* _Problem requirements_: Give the number of lines below that hold the string "probs", and nothing more.

* _Material shown_:
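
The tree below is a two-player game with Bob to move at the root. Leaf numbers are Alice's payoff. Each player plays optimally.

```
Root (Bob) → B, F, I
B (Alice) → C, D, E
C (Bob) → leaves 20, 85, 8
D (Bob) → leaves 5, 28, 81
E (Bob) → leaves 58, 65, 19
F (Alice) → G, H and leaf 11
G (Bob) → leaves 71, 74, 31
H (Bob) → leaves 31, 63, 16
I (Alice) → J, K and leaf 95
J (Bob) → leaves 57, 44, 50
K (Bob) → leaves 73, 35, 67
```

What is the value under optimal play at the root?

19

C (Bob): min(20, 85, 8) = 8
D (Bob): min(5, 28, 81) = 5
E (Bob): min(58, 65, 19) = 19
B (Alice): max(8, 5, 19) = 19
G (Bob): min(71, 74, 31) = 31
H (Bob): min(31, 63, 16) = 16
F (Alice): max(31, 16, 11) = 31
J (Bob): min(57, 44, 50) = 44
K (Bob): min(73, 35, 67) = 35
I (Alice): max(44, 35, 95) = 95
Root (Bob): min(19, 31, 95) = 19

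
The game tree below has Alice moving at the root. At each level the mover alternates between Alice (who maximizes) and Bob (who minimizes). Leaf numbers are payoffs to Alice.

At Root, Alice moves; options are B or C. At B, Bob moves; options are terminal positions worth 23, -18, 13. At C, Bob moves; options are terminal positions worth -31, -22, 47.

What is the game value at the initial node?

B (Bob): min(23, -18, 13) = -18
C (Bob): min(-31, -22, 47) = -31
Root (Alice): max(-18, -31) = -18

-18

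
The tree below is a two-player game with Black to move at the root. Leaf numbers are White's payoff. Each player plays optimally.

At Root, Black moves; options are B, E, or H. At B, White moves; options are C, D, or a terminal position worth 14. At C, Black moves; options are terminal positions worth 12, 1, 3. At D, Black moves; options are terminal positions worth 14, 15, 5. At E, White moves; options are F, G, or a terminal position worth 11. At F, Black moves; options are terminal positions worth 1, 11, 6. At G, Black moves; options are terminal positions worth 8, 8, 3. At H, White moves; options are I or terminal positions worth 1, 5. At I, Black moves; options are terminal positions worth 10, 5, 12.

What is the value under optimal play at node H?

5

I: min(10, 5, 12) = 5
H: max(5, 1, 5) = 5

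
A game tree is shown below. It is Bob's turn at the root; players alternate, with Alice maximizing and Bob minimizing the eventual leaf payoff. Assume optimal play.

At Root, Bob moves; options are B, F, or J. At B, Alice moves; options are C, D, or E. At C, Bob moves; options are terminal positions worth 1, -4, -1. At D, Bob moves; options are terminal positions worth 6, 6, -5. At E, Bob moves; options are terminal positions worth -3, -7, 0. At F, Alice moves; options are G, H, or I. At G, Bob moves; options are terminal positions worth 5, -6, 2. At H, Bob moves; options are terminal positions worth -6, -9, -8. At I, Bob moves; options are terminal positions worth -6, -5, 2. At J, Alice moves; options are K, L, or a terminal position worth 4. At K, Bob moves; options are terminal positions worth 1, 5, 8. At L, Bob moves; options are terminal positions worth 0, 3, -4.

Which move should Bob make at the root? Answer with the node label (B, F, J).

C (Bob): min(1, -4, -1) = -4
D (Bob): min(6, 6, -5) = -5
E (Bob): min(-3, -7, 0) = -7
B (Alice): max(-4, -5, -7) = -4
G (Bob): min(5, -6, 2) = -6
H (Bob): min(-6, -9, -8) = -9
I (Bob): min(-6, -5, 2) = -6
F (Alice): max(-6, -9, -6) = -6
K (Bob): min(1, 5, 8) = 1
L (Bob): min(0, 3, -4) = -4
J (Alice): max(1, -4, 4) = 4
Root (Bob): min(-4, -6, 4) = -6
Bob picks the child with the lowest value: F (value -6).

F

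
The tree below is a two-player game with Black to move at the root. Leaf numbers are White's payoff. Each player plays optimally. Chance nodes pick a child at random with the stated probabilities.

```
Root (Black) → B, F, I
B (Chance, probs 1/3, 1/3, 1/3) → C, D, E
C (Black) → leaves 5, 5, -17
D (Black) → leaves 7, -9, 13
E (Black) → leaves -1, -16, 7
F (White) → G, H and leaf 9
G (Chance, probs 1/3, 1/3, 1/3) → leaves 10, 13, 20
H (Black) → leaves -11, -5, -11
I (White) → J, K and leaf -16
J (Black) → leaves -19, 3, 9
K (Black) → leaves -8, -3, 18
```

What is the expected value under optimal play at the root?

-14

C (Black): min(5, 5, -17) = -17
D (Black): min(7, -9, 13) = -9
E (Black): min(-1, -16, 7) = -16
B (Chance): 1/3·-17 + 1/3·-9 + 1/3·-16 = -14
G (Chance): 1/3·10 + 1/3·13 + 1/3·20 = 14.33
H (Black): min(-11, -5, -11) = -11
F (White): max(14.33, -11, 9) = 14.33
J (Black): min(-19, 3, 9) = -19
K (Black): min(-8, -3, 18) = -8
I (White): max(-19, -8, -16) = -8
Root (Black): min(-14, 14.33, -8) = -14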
---
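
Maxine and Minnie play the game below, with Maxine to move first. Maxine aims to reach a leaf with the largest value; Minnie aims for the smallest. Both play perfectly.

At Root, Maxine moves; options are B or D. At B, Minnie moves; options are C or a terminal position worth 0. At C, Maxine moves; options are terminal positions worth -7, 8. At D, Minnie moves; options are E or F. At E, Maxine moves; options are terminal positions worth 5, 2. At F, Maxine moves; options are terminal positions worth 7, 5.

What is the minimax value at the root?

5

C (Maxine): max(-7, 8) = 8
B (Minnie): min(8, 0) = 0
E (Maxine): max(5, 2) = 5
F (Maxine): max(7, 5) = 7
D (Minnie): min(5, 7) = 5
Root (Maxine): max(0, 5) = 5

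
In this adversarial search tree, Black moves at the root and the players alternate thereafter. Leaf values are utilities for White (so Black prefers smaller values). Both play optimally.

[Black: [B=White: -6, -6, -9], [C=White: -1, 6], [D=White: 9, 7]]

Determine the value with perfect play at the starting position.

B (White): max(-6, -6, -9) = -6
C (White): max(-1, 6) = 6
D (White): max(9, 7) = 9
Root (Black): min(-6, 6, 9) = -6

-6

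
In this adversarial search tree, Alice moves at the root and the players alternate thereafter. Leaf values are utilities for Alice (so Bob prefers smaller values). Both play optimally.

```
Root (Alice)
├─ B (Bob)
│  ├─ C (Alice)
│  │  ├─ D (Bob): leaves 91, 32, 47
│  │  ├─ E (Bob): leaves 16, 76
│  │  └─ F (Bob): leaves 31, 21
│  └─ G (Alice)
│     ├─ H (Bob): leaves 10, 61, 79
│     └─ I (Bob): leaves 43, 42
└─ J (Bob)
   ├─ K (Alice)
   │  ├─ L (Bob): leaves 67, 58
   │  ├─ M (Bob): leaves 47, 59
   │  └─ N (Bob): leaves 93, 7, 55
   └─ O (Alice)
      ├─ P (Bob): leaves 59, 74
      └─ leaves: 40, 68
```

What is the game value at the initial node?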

* _Exercise output_: 2